(Collected data entries)
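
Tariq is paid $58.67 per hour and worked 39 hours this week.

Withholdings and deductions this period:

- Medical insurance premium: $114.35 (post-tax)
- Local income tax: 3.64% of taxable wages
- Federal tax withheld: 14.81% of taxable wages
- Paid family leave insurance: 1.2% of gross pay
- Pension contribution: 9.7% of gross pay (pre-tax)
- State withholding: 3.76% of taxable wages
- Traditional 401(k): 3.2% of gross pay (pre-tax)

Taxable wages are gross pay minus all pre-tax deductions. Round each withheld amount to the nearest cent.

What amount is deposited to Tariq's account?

$1,408.51

Gross pay: 39 × $58.67 = $2,288.13
Traditional 401(k): $2,288.13 × 0.032 = $73.22
Pension contribution: $2,288.13 × 0.097 = $221.95
Pre-tax total = $73.22 + $221.95 = $295.17
Taxable wages = $2,288.13 − $295.17 = $1,992.96
Local income tax: $1,992.96 × 0.0364 = $72.54
State withholding: $1,992.96 × 0.0376 = $74.94
Federal tax withheld: $1,992.96 × 0.1481 = $295.16
Paid family leave insurance: $2,288.13 × 0.012 = $27.46
Medical insurance premium: $114.35
Total deductions = $73.22 + $221.95 + $72.54 + $74.94 + $295.16 + $27.46 + $114.35 = $879.62
Net pay = $2,288.13 − $879.62 = $1,408.51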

ACTIVITY ▸ Look above for the line containing "- Paid family" and the line containing "- Traditional 401(k): 3.2%". Transcribe both, with the lines between them, exactly.

WRITTEN RESPONSE ▸
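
- Paid family leave insurance: 1.2% of gross pay
- Pension contribution: 9.7% of gross pay (pre-tax)
- State withholding: 3.76% of taxable wages
- Traditional 401(k): 3.2% of gross pay (pre-tax)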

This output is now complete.